WORK REQUEST: Report the number of lines in the records below that hold "cells", and leave out everything else.

DATA FOR THIS EXERCISE:

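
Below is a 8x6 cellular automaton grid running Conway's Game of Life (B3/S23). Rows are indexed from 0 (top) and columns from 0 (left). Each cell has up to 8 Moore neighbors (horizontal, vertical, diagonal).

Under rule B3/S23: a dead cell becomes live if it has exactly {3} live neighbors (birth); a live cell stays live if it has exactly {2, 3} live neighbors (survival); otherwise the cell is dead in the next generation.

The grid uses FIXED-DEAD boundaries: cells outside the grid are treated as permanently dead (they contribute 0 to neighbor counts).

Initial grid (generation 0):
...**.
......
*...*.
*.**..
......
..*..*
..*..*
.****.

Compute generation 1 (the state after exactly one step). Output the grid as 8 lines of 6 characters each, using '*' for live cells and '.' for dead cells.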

WORKED SOLUTION: 2